::: DATA SHOWN
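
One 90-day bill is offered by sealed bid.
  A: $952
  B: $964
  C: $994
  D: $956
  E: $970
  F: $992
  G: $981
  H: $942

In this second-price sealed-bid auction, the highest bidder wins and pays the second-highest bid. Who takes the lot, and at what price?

Second-price sealed-bid auction: the highest bidder wins and pays the second-highest bid.
Sorting bids: 994 (C) > 992 (F) > 981 (G) > 970 (E) > 964 (B) > 956 (D) > …
C is highest; pays the second-highest bid, $992.

C pays $992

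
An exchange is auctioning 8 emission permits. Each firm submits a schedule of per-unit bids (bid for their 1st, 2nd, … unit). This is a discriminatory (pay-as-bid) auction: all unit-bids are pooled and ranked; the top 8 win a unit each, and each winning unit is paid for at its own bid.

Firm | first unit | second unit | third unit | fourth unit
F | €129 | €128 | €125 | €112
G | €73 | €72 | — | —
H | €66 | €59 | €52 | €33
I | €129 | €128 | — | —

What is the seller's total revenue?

Total revenue: €896

All unit-bids, highest first — top 8: 129 (F-1), 129 (I-1), 128 (F-2), 128 (I-2), 125 (F-3), 112 (F-4), 73 (G-1), 72 (G-2)
Next rejected bid: €66 (not a price — pay-as-bid).
Each winning unit pays its own bid.
Revenue = 129 + 129 + 128 + 128 + 125 + 112 + 73 + 72 = €896.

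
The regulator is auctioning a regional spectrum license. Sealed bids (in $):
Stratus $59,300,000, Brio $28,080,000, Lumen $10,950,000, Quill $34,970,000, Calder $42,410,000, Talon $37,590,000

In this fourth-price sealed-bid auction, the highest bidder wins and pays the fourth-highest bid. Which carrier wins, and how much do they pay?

Stratus pays $34,970,000

Sorting bids: 59,300,000 (Stratus) > 42,410,000 (Calder) > 37,590,000 (Talon) > 34,970,000 (Quill) > 28,080,000 (Brio) > 10,950,000 (Lumen)
Stratus is highest; pays the fourth-highest bid, $34,970,000.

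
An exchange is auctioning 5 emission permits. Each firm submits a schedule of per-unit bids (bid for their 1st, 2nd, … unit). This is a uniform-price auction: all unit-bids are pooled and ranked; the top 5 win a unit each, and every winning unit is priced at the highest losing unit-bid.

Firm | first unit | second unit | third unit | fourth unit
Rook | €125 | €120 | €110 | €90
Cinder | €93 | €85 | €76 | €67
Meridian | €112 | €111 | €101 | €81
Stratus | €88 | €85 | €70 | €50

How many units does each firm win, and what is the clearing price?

Pooled unit-bids ranked (top 5): 125 (Rook-1), 120 (Rook-2), 112 (Meridian-1), 111 (Meridian-2), 110 (Rook-3)
First bid not allocated: €101.
Allocation: Meridian 2, Rook 3.

Meridian 2, Rook 3; clearing price €101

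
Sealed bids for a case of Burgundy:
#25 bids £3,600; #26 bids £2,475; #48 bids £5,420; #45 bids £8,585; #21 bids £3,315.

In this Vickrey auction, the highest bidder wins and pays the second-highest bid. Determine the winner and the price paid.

#45 pays £5,420

Rule: the highest bidder wins and pays the second-highest bid.
Bids ranked: 8,585 (#45) > 5,420 (#48) > 3,600 (#25) > 3,315 (#21) > 2,475 (#26)
Second-price: #45 pays #48's bid of £5,420.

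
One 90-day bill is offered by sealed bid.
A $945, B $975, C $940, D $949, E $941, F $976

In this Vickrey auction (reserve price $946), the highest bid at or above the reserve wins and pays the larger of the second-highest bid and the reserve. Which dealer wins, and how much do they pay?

F pays $975

Sorting bids: 976 (F) > 975 (B) > 949 (D) > 945 (A) > 941 (E) > 940 (C)
F has the top bid at or above the reserve ($976).
max(second-highest $975, reserve $946) = $975; the reserve does not bind.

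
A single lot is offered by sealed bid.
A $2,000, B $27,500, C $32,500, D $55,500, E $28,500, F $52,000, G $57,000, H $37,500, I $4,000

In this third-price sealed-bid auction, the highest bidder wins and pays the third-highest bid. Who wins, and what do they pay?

G pays $52,000

Sorting bids: 57,000 (G) > 55,500 (D) > 52,000 (F) > 37,500 (H) > 32,500 (C) > 28,500 (E) > …
G is highest; pays the third-highest bid, $52,000.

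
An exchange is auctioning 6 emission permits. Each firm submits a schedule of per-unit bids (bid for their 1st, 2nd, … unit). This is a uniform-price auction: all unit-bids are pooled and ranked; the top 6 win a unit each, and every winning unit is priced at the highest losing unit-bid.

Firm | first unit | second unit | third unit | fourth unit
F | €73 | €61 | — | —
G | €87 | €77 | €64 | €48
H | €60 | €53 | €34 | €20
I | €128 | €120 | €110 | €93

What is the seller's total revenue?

All unit-bids, highest first — top 6: 128 (I-1), 120 (I-2), 110 (I-3), 93 (I-4), 87 (G-1), 77 (G-2)
First bid not allocated: €73.
Allocation: G 2, I 4. Every unit priced at €73.
Revenue = 6 × 73 = €438.

Total revenue: €438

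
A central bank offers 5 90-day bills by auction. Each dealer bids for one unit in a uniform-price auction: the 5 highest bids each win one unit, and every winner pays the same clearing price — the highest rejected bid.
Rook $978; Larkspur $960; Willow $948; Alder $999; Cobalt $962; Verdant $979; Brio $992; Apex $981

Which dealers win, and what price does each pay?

Alder, Brio, Apex, Verdant, Rook; each pays $962

Ordering the bids: 999 (Alder), 992 (Brio), 981 (Apex), 979 (Verdant), 978 (Rook), 962 (Cobalt), 960 (Larkspur), …
Top 5: Alder, Brio, Apex, Verdant, Rook.
Highest unsuccessful bid: $962 → clearing price.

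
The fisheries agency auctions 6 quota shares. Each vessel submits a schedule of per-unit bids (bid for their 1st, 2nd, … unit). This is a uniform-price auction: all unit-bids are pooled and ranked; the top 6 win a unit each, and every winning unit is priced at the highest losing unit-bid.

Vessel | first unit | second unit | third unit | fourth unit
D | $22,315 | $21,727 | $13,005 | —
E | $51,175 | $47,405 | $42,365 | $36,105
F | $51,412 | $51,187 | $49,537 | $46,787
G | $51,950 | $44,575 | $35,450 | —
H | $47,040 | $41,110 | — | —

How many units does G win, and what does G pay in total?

Merging the schedules and taking the best 6: 51,950 (G-1), 51,412 (F-1), 51,187 (F-2), 51,175 (E-1), 49,537 (F-3), 47,405 (E-2)
First bid not allocated: $47,040.
G wins 1 unit(s) at $47,040 each.

G: 1 unit, pays $47,040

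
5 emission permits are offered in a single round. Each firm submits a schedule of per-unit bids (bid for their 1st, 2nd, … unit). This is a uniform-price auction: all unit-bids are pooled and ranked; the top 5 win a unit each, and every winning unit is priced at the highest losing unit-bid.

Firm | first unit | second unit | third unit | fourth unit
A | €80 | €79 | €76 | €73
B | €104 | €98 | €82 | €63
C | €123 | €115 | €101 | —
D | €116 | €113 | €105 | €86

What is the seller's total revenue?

Total revenue: €520

All unit-bids, highest first — top 5: 123 (C-1), 116 (D-1), 115 (C-2), 113 (D-2), 105 (D-3)
First bid not allocated: €104.
Allocation: C 2, D 3. Every unit priced at €104.
Revenue = 5 × 104 = €520.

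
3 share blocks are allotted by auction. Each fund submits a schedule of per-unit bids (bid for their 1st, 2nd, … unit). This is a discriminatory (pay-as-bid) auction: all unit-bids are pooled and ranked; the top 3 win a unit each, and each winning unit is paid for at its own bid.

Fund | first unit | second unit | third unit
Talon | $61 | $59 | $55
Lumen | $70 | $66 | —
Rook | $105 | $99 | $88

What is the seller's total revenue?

Total revenue: $292

Merging the schedules and taking the best 3: 105 (Rook-1), 99 (Rook-2), 88 (Rook-3)
Next rejected bid: $70 (not a price — pay-as-bid).
Each winning unit pays its own bid.
Revenue = 105 + 99 + 88 = $292.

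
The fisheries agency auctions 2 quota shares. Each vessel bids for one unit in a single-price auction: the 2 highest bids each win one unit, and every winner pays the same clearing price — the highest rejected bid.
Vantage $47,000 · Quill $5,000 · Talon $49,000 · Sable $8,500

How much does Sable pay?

Sable pays $0

Sorting: 49,000 (Talon), 47,000 (Vantage), 8,500 (Sable), 5,000 (Quill)
Top 2: Talon, Vantage.
Highest unsuccessful bid: $8,500 → clearing price.
Sable does not win → pays $0.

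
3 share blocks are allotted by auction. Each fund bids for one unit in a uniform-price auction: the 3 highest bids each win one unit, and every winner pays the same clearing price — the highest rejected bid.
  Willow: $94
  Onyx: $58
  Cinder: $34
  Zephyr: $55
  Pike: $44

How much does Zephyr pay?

Zephyr pays $44

Sorting: 94 (Willow), 58 (Onyx), 55 (Zephyr), 44 (Pike), 34 (Cinder)
Winners (3 units): Willow, Onyx, Zephyr.
First losing bid is Pike's $44, which sets the uniform price.
Zephyr wins → pays $44.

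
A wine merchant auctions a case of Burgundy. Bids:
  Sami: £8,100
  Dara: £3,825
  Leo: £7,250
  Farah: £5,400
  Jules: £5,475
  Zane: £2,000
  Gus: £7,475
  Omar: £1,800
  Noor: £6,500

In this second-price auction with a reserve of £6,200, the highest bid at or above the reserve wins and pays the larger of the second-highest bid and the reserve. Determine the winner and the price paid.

Bids in order: 8,100 (Sami) > 7,475 (Gus) > 7,250 (Leo) > 6,500 (Noor) > 5,475 (Jules) > 5,400 (Farah) > …
Sami has the top bid at or above the reserve (£8,100).
max(second-highest £7,475, reserve £6,200) = £7,475; the reserve does not bind.

Sami pays £7,475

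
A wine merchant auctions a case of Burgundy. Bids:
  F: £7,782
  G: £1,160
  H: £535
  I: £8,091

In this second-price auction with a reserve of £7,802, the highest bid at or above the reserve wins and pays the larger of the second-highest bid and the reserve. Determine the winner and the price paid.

I pays £7,802

Bids ranked: 8,091 (I) > 7,782 (F) > 1,160 (G) > 535 (H)
I has the top bid at or above the reserve (£8,091).
max(second-highest £7,782, reserve £7,802) = £7,802.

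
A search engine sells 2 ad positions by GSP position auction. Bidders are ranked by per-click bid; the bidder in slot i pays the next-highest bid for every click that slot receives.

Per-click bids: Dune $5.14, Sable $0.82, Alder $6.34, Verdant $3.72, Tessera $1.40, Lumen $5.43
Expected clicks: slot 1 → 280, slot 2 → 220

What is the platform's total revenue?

Total revenue: $2651.20

Sorting advertisers: $6.34 (Alder) > $5.43 (Lumen) > $5.14 (Dune) > …
Slot 1: Alder pays $5.43 × 280 = $1520.40
Slot 2: Lumen pays $5.14 × 220 = $1130.80
Total = $2651.20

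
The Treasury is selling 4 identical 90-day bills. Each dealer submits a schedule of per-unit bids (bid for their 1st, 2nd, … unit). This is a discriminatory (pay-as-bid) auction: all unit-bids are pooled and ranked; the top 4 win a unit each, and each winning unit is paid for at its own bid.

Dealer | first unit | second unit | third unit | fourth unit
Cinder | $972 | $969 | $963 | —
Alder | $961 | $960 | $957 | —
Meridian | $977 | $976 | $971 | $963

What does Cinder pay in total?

All unit-bids, highest first — top 4: 977 (Meridian-1), 976 (Meridian-2), 972 (Cinder-1), 971 (Meridian-3)
Next rejected bid: $969 (not a price — pay-as-bid).
Cinder's winning unit-bids: 972 = $972.

Cinder pays $972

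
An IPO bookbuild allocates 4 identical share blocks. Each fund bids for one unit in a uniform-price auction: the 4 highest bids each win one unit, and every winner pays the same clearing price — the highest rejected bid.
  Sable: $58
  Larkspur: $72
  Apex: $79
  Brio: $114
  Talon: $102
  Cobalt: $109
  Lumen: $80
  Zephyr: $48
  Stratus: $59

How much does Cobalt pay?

Sorting: 114 (Brio), 109 (Cobalt), 102 (Talon), 80 (Lumen), 79 (Apex), 72 (Larkspur), …
Winners (4 units): Brio, Cobalt, Talon, Lumen.
First losing bid is Apex's $79, which sets the uniform price.
Cobalt wins → pays $79.

Cobalt pays $79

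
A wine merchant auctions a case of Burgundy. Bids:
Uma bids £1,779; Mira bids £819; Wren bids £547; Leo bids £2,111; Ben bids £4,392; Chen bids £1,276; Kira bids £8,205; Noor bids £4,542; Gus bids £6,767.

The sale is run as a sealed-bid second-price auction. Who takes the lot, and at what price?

Kira pays £6,767

Sorting bids: 8,205 (Kira) > 6,767 (Gus) > 4,542 (Noor) > 4,392 (Ben) > 2,111 (Leo) > 1,779 (Uma) > …
Kira wins with the highest bid; price is set by the runner-up at £6,767.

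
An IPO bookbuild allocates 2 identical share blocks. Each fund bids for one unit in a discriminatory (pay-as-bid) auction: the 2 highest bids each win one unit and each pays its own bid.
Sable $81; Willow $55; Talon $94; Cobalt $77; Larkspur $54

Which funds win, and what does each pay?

Sorting: 94 (Talon), 81 (Sable), 77 (Cobalt), 55 (Willow), …
Winners (2 units): Talon, Sable.
Each winner pays its own bid: Talon $94, Sable $81.

Talon $94, Sable $81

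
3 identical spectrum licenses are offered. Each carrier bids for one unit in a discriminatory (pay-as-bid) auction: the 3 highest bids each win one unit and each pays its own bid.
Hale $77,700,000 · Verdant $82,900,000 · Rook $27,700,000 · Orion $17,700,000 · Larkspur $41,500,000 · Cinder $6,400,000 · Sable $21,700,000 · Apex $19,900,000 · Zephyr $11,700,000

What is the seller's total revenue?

Bids ranked high→low: 82,900,000 (Verdant), 77,700,000 (Hale), 41,500,000 (Larkspur), 27,700,000 (Rook), 21,700,000 (Sable), …
Top 3: Verdant, Hale, Larkspur.
Total revenue = 82,900,000 + 77,700,000 + 41,500,000 = $202,100,000.

Total revenue: $202,100,000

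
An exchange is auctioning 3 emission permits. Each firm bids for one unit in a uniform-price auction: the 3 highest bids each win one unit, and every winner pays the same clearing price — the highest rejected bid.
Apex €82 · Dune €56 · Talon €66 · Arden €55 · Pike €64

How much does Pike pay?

Bids ranked high→low: 82 (Apex), 66 (Talon), 64 (Pike), 56 (Dune), 55 (Arden)
Winners (3 units): Apex, Talon, Pike.
Clearing price = highest rejected bid = €56.
Pike wins → pays €56.

Pike pays €56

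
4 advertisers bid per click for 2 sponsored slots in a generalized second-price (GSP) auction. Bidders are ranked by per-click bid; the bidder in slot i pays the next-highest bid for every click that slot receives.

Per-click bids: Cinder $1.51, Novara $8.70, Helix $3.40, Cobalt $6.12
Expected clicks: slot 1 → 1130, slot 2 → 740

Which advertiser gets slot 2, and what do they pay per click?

Cobalt; $3.40 per click

Sorting advertisers: $8.70 (Novara) > $6.12 (Cobalt) > $3.40 (Helix) > …
Slot 2 goes to the second-ranked bidder, Cobalt, who pays the next bid down: $3.40/click.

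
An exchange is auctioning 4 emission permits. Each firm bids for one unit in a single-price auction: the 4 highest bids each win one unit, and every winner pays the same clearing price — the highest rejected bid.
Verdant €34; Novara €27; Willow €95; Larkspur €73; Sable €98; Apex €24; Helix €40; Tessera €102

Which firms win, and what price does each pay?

Tessera, Sable, Willow, Larkspur; each pays €40

Sorting: 102 (Tessera), 98 (Sable), 95 (Willow), 73 (Larkspur), 40 (Helix), 34 (Verdant), …
Winners (4 units): Tessera, Sable, Willow, Larkspur.
Clearing price = highest rejected bid = €40.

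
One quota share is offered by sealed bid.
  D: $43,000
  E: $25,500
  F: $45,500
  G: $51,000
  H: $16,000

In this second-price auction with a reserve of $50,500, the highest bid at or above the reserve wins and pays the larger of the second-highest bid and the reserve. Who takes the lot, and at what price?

G pays $50,500

Second-price auction with a reserve of $50,500: the highest bid at or above the reserve wins and pays the larger of the second-highest bid and the reserve.
Bids ranked: 51,000 (G) > 45,500 (F) > 43,000 (D) > 25,500 (E) > 16,000 (H)
Highest eligible bid: G at $51,000.
Second-highest bid $45,500 is below the reserve $50,500, so the reserve binds → payment $50,500.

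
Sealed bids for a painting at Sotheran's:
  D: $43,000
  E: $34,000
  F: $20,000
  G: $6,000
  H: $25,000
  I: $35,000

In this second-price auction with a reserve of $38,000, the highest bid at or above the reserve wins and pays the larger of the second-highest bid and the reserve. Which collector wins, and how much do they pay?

D pays $38,000

Bids in order: 43,000 (D) > 35,000 (I) > 34,000 (E) > 25,000 (H) > 20,000 (F) > 6,000 (G)
Highest eligible bid: D at $43,000.
Second-highest bid $35,000 is below the reserve $38,000, so the reserve binds → payment $38,000.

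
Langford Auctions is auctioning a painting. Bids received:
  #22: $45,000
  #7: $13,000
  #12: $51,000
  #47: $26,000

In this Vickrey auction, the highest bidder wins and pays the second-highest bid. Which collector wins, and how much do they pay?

Bids in order: 51,000 (#12) > 45,000 (#22) > 26,000 (#47) > 13,000 (#7)
#12 wins with the highest bid; price is set by the runner-up at $45,000.

#12 pays $45,000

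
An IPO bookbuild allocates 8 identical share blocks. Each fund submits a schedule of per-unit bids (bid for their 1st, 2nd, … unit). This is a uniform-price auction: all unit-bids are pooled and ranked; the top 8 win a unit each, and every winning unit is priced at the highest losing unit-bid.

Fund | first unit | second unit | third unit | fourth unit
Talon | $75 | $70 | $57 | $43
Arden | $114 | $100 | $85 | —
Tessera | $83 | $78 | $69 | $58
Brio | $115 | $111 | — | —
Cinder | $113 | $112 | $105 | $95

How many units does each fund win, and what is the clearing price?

Merging the schedules and taking the best 8: 115 (Brio-1), 114 (Arden-1), 113 (Cinder-1), 112 (Cinder-2), 111 (Brio-2), 105 (Cinder-3), 100 (Arden-2), 95 (Cinder-4)
The (k+1)-th unit-bid is $85.
Allocation: Arden 2, Brio 2, Cinder 4.

Arden 2, Brio 2, Cinder 4; clearing price $85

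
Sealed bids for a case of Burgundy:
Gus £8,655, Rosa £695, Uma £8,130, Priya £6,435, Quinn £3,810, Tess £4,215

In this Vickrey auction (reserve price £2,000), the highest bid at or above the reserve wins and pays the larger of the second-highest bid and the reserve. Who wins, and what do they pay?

Bids in order: 8,655 (Gus) > 8,130 (Uma) > 6,435 (Priya) > 4,215 (Tess) > 3,810 (Quinn) > 695 (Rosa)
Highest eligible bid: Gus at £8,655.
max(second-highest £8,130, reserve £2,000) = £8,130; the reserve does not bind.

Gus pays £8,130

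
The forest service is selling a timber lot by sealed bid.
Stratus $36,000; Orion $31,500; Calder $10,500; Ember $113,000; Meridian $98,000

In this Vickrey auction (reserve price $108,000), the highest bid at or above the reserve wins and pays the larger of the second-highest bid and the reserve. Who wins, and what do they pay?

Ember pays $108,000

Bids ranked: 113,000 (Ember) > 98,000 (Meridian) > 36,000 (Stratus) > 31,500 (Orion) > 10,500 (Calder)
Highest eligible bid: Ember at $113,000.
Second-highest bid $98,000 is below the reserve $108,000, so the reserve binds → payment $108,000.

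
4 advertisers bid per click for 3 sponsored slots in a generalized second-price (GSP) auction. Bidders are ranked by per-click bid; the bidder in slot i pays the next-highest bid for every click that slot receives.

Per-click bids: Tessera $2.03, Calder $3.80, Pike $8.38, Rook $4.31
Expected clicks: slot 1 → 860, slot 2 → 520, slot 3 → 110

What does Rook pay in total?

Rook pays $1976.00

Sorting advertisers: $8.38 (Pike) > $4.31 (Rook) > $3.80 (Calder) > $2.03 (Tessera)
Rook holds slot 2 → pays next bid $3.80 × 520 clicks = $1976.00.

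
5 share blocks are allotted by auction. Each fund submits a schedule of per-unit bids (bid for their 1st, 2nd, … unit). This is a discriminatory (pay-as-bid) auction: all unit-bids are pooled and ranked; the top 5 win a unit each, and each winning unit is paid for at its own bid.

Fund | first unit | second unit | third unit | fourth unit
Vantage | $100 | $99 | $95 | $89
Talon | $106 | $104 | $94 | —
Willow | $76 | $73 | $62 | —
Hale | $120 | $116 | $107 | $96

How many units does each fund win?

Hale 3, Talon 2

All unit-bids, highest first — top 5: 120 (Hale-1), 116 (Hale-2), 107 (Hale-3), 106 (Talon-1), 104 (Talon-2)
Next rejected bid: $100 (not a price — pay-as-bid).
Allocation: Hale 3, Talon 2.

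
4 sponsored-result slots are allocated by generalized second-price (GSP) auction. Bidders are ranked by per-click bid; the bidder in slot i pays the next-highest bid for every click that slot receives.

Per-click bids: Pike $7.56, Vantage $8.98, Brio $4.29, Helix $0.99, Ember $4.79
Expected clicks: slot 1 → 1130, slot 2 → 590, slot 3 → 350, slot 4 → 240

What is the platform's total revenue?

Total revenue: $13108.00

Sorting advertisers: $8.98 (Vantage) > $7.56 (Pike) > $4.79 (Ember) > $4.29 (Brio) > $0.99 (Helix)
Slot 1: Vantage pays $7.56 × 1130 = $8542.80
Slot 2: Pike pays $4.79 × 590 = $2826.10
Slot 3: Ember pays $4.29 × 350 = $1501.50
Slot 4: Brio pays $0.99 × 240 = $237.60
Total = $13108.00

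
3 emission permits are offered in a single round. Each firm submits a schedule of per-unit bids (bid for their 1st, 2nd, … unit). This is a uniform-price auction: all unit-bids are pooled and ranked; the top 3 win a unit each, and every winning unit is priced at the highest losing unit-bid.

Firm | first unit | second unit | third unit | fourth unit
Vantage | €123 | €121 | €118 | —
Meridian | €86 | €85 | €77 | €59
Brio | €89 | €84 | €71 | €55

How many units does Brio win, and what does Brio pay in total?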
::::::
▸ **WHAT THE TASK REQUIRES**:
Within this listing, how many lines hold "allotted"? Give the number alone.

▸ **EXERCISE RESULT**:
3